## Work required
Using the data below, copy each line that includes the word "strategies".

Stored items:

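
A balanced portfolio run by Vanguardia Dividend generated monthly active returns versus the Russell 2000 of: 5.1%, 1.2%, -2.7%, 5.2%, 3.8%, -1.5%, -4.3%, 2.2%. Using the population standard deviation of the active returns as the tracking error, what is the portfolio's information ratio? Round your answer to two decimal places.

Mean return r̄ = 9.00 / 8 = 1.1250%
Population σ = √[Σ(r − r̄)² / 8] = √[91.6750 / 8] = √11.4594 = 3.3852%
IR = r̄ / tracking error = 1.1250 / 3.3852 = 0.3323

0.33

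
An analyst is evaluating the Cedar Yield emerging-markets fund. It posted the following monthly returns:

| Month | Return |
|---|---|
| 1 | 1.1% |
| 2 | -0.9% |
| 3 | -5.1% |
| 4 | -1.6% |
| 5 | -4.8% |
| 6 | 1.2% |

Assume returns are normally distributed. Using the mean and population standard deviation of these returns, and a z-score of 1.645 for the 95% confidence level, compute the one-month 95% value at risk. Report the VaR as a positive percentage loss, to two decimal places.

5.83

r̄ = (1.1 − 0.9 − 5.1 − 1.6 − 4.8 + 1.2) / 6 = -1.6833%
Σ(r − r̄)² = 38.0683; population σ = √(38.0683/6) = 2.5189%
VaR = −(r̄ − z·σ) = −(-1.6833 − 1.645 × 2.5189) = −(-5.8269) = 5.8269%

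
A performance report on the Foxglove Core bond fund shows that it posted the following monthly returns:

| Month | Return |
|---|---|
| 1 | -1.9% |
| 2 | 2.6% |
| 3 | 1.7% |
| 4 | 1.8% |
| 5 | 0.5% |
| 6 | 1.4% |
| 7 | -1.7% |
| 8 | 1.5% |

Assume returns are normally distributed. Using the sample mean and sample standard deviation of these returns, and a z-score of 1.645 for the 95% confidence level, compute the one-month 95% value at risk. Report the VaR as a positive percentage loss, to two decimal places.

Mean return μ = 5.90 / 8 = 0.7375%
Σ(r − μ)² = (-1.9 − 0.7375)² + (2.6 − 0.7375)² + (1.7 − 0.7375)² + … = 19.4988
sample σ = √(19.4988 / 7) = √2.7855 = 1.6690%
VaR = −(μ − z·σ) = −(0.7375 − 1.645 × 1.6690) = −(-2.0080) = 2.0080%

2.01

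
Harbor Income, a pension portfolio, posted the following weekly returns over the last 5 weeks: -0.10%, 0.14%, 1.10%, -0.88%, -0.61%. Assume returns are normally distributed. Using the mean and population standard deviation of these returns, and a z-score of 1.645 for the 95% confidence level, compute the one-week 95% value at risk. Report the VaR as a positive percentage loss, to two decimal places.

1.20

Mean return r̄ = -0.350 / 5 = -0.0700%
Population σ = √[Σ(r − r̄)² / 5] = √[2.3616 / 5] = √0.4723 = 0.6872%
VaR = −(r̄ − z·σ) = −(-0.0700 − 1.645 × 0.6872) = −(-1.2004) = 1.2004%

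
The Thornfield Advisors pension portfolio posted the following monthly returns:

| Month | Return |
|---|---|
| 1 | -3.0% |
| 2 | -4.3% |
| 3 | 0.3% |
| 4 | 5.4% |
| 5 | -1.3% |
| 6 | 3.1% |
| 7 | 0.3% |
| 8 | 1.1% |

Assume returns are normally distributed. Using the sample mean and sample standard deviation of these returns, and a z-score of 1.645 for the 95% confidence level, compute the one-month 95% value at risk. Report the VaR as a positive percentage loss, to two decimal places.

4.97

μ = (-3 − 4.3 + 0.3 + 5.4 − 1.3 + 3.1 + 0.3 + 1.1) / 8 = 0.2000%
Σ(r − μ)² = 69.0200; sample σ = √(69.0200/7) = 3.1401%
VaR = −(μ − z·σ) = −(0.2000 − 1.645 × 3.1401) = −(-4.9655) = 4.9655%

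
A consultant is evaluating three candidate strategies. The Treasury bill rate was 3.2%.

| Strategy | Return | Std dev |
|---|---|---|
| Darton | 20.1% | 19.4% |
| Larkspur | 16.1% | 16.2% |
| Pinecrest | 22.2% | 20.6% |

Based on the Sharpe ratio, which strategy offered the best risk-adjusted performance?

Pinecrest

Darton: Sharpe ratio = (20.1% − 3.2%) / 19.4% = 0.871
Larkspur: Sharpe ratio = (16.1% − 3.2%) / 16.2% = 0.796
Pinecrest: Sharpe ratio = (22.2% − 3.2%) / 20.6% = 0.922
Highest: Pinecrest (0.922).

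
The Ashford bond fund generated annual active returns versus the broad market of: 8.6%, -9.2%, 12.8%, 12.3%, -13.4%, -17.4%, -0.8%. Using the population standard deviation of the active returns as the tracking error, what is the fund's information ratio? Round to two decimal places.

-0.09

r̄ = (8.6 − 9.2 + 12.8 + 12.3 − 13.4 − 17.4 − 0.8) / 7 = -1.0143%
Σ(r − r̄)² = (8.6 − (-1.0143))² + (-9.2 − (-1.0143))² + … = 949.4886
σ = √[949.4886 / 7] = 11.6465%
IR = r̄ / tracking error = -1.0143 / 11.6465 = -0.0871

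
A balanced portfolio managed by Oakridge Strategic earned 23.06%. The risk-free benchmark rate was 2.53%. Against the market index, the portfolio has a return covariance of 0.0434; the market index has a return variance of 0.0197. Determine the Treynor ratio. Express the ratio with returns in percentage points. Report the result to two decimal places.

9.32

β = Cov / Var = 0.0434 / 0.0197 = 2.2030
Treynor = (Rp − Rf) / β = (23.06% − 2.53%) / 2.2030 = 20.53 / 2.2030 = 9.3191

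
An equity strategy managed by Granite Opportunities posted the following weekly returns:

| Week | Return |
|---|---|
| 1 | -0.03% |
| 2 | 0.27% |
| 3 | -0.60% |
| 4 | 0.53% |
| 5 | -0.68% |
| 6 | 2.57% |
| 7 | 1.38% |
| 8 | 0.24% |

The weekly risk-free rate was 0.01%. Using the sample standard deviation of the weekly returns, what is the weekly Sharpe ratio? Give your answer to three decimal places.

0.420

Mean return μ = 3.680 / 8 = 0.4600%
Sample σ = √[Σ(r − μ)² / 7] = √[8.0512 / 7] = √1.1502 = 1.0725%
Sharpe = (μ − rf) / σ = (0.4600 − 0.01) / 1.0725 = 0.4500 / 1.0725 = 0.4196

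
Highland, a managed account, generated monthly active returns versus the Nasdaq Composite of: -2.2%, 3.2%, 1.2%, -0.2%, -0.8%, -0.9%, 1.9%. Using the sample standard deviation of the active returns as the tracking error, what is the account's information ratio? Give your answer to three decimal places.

μ = (-2.2 + 3.2 + 1.2 − 0.2 − 0.8 − 0.9 + 1.9) / 7 = 0.3143%
Sample std dev = √[20.9286 / 6] = 1.8676%
IR = μ / tracking error = 0.3143 / 1.8676 = 0.1683

0.168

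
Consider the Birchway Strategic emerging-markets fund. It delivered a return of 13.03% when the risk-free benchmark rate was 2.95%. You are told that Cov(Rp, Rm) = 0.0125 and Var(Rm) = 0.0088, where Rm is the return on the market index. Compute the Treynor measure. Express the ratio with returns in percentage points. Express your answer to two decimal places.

β = Cov / Var = 0.0125 / 0.0088 = 1.4205
Treynor = (Rp − Rf) / β = (13.03% − 2.95%) / 1.4205 = 10.08 / 1.4205 = 7.0961

7.10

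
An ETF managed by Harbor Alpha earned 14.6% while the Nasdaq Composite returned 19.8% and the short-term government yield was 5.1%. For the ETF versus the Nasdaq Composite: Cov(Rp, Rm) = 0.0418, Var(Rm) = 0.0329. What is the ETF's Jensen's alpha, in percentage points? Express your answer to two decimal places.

-9.18

β = Cov / Var = 0.0418 / 0.0329 = 1.2705
E[R] = Rf + β(Rm − Rf) = 5.1% + 1.2705 × (19.8% − 5.1%) = 23.7764%
α = Rp − E[R] = 14.6% − 23.7764% = -9.1764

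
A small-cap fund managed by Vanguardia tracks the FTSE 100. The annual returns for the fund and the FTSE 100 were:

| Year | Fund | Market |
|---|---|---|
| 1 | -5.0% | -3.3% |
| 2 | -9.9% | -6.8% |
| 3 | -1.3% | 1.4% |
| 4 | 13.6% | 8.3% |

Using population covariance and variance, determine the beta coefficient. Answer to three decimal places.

1.521

r̄p = -0.6500%,  r̄m = -0.1000%
Cov = Σ(rp − r̄p)(rm − r̄m) / 4 = 48.6550
Var(rm) = Σ(rm − r̄m)² / 4 = 31.9850
β = Cov / Var = 48.6550 / 31.9850 = 1.5212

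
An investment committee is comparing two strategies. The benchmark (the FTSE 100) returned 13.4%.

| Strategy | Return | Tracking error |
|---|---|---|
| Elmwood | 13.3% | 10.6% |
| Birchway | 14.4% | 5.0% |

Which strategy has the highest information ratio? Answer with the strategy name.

Birchway

Elmwood: IR = (13.3% − 13.4%) / 10.6% = -0.009
Birchway: IR = (14.4% − 13.4%) / 5.0% = 0.200
Highest: Birchway (0.200).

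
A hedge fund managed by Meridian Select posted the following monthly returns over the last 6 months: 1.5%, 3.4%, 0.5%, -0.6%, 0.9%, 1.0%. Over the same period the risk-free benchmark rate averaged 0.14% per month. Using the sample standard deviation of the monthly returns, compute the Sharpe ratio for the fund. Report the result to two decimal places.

Mean return μ = 6.70 / 6 = 1.1167%
Sample std dev = √[8.7483 / 5] = 1.3227%
Sharpe = (μ − rf) / σ = (1.1167 − 0.14) / 1.3227 = 0.9767 / 1.3227 = 0.7384

0.74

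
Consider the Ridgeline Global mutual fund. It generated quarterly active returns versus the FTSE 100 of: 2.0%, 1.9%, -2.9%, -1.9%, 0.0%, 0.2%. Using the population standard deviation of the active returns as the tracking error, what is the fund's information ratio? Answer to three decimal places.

-0.065

r̄ = (2 + 1.9 − 2.9 − 1.9 + 0 + 0.2) / 6 = -0.1167%
Population std dev = √[19.5883 / 6] = 1.8069%
IR = r̄ / tracking error = -0.1167 / 1.8069 = -0.0646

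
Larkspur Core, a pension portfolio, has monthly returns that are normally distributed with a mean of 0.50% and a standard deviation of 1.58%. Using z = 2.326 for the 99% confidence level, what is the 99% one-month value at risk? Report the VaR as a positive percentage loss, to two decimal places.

3.18

VaR (as % loss) = −(μ − z·σ) = −(0.50% − 2.326 × 1.58%) = −(-3.17508%) = 3.17508%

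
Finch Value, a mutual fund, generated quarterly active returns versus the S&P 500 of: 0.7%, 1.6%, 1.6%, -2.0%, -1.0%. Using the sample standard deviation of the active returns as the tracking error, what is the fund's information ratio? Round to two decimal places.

0.11

μ = (0.7 + 1.6 + 1.6 − 2 − 1) / 5 = 0.90 / 5 = 0.1800%
Σ(r − μ)² = (0.7 − 0.1800)² + (1.6 − 0.1800)² + … = 10.4480
sample σ = √(10.4480 / 4) = √2.6120 = 1.6162%
IR = μ / tracking error = 0.1800 / 1.6162 = 0.1114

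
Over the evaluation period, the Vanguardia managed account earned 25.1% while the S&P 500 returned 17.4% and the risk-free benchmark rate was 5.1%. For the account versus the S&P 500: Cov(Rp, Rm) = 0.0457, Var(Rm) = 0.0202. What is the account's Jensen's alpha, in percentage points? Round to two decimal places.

β = Cov / Var = 0.0457 / 0.0202 = 2.2624
E[R] = Rf + β(Rm − Rf) = 5.1% + 2.2624 × (17.4% − 5.1%) = 32.9275%
α = Rp − E[R] = 25.1% − 32.9275% = -7.8275

-7.83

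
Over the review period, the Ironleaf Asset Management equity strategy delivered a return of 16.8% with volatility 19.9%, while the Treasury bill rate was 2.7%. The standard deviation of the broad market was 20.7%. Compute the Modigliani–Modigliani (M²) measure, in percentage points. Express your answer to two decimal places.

17.37

Sharpe = (Rp − Rf) / σp = (16.8% − 2.7%) / 19.9% = 0.7085
M² = Rf + Sharpe × σm = 2.7% + 0.7085 × 20.7% = 17.3660%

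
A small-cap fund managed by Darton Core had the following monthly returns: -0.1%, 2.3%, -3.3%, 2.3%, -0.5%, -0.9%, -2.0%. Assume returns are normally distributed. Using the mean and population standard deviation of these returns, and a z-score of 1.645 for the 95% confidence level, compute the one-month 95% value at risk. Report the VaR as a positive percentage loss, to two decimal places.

r̄ = (-0.1 + 2.3 − 3.3 + 2.3 − 0.5 − 0.9 − 2) / 7 = -2.20 / 7 = -0.3143%
Σ(r − r̄)² = 25.8486; population σ = √(25.8486/7) = 1.9216%
VaR = −(r̄ − z·σ) = −(-0.3143 − 1.645 × 1.9216) = −(-3.4753) = 3.4753%

3.48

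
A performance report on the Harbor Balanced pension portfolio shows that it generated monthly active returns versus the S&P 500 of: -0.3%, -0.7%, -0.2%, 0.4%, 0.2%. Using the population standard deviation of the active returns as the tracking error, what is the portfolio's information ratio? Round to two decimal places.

Mean return r̄ = -0.60 / 5 = -0.1200%
Σ(r − r̄)² = 0.7480; population σ = √(0.7480/5) = 0.3868%
IR = r̄ / tracking error = -0.1200 / 0.3868 = -0.3102

-0.31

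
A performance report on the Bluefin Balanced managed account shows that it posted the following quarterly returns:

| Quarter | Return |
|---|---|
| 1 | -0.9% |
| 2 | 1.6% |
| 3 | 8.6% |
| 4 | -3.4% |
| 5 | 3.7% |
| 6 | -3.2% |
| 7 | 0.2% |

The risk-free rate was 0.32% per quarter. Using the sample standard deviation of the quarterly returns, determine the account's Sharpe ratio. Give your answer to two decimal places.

0.15

Mean return r̄ = 6.60 / 7 = 0.9429%
Sample σ = √[Σ(r − r̄)² / 6] = √[106.6371 / 6] = √17.7729 = 4.2158%
Sharpe = (r̄ − rf) / σ = (0.9429 − 0.32) / 4.2158 = 0.6229 / 4.2158 = 0.1478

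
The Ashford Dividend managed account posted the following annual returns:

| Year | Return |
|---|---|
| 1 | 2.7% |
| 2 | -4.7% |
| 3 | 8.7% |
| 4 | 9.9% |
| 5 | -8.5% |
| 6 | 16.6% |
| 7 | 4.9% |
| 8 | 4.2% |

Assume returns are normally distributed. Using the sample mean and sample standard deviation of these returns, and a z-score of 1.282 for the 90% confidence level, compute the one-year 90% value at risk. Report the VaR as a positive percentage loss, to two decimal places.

r̄ = (2.7 − 4.7 + 8.7 + 9.9 − 8.5 + 16.6 + 4.9 + 4.2) / 8 = 33.80 / 8 = 4.2250%
Sample std dev = √[449.7350 / 7] = 8.0155%
VaR = −(r̄ − z·σ) = −(4.2250 − 1.282 × 8.0155) = −(-6.0509) = 6.0509%

6.05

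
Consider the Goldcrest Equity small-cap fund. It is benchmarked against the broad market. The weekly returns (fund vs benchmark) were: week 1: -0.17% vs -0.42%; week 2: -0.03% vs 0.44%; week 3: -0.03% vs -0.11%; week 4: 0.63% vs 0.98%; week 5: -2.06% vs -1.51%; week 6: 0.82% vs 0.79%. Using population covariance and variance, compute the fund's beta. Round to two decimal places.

r̄p = -0.1400%,  r̄m = 0.0283%
Cov = Σ(rp − r̄p)(rm − r̄m) / 6 = 0.7435
Var(rm) = Σ(rm − r̄m)² / 6 = 0.7070
β = Cov / Var = 0.7435 / 0.7070 = 1.0516

1.05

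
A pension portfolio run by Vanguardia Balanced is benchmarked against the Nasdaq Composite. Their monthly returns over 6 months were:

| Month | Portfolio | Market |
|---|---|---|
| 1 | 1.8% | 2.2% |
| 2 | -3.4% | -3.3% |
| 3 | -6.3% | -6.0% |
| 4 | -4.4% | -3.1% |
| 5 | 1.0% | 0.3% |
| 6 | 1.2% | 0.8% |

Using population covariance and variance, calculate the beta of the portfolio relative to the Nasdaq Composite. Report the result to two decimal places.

r̄p = -1.6833%,  r̄m = -1.5167%
Cov = Σ(rp − r̄p)(rm − r̄m) / 6 = 8.7603
Var(rm) = Σ(rm − r̄m)² / 6 = 8.0447
β = Cov / Var = 8.7603 / 8.0447 = 1.0890

1.09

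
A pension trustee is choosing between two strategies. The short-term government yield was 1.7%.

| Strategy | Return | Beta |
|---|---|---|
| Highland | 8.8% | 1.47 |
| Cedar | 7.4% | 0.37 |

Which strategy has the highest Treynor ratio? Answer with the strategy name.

Highland: Treynor = (8.8% − 1.7%) / 1.47 = 4.830
Cedar: Treynor = (7.4% − 1.7%) / 0.37 = 15.405
Highest: Cedar (15.405).

Cedar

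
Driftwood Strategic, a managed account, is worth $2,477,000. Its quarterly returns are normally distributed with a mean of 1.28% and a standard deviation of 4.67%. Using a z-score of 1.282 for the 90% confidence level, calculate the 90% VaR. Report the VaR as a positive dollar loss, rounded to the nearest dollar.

Return at the 90% tail: μ − z·σ = 1.28% − 1.282 × 4.67% = 1.28 − 5.98694 = -4.70694%
VaR = −(-4.70694%) × $2,477,000 = 4.70694% × $2,477,000 = $116,591

$116,591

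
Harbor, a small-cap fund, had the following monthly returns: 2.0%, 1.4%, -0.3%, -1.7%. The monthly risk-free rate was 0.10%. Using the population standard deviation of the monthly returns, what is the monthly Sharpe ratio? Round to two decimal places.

0.17

r̄ = (2 + 1.4 − 0.3 − 1.7) / 4 = 0.3500%
Population std dev = √[8.4500 / 4] = 1.4534%
Sharpe = (r̄ − rf) / σ = (0.3500 − 0.1) / 1.4534 = 0.2500 / 1.4534 = 0.1720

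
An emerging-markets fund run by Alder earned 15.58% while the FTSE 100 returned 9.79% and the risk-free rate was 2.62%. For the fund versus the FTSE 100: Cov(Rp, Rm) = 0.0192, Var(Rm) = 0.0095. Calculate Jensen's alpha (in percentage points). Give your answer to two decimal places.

-1.53

β = Cov / Var = 0.0192 / 0.0095 = 2.0211
E[R] = Rf + β(Rm − Rf) = 2.62% + 2.0211 × (9.79% − 2.62%) = 17.1113%
α = Rp − E[R] = 15.58% − 17.1113% = -1.5313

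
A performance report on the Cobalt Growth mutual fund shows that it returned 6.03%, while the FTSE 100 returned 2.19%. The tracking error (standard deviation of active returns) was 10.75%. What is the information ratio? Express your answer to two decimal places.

IR = (Rp − Rb) / TE = (6.03% − 2.19%) / 10.75% = 3.84% / 10.75% = 0.3572

0.36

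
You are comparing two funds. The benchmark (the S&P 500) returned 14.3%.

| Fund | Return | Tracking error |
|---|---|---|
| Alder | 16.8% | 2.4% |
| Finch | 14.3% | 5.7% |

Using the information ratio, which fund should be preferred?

Alder: IR = (16.8% − 14.3%) / 2.4% = 1.042
Finch: IR = (14.3% − 14.3%) / 5.7% = 0.000
Highest: Alder (1.042).

Alder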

## Task result
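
A consultant is evaluating three candidate strategies. The Treasury bill rate was 3.2%.
An investment committee is comparing two strategies. The benchmark (the FTSE 100) returned 13.4%.
A pension trustee is choosing between two strategies. The short-term government yield was 1.7%.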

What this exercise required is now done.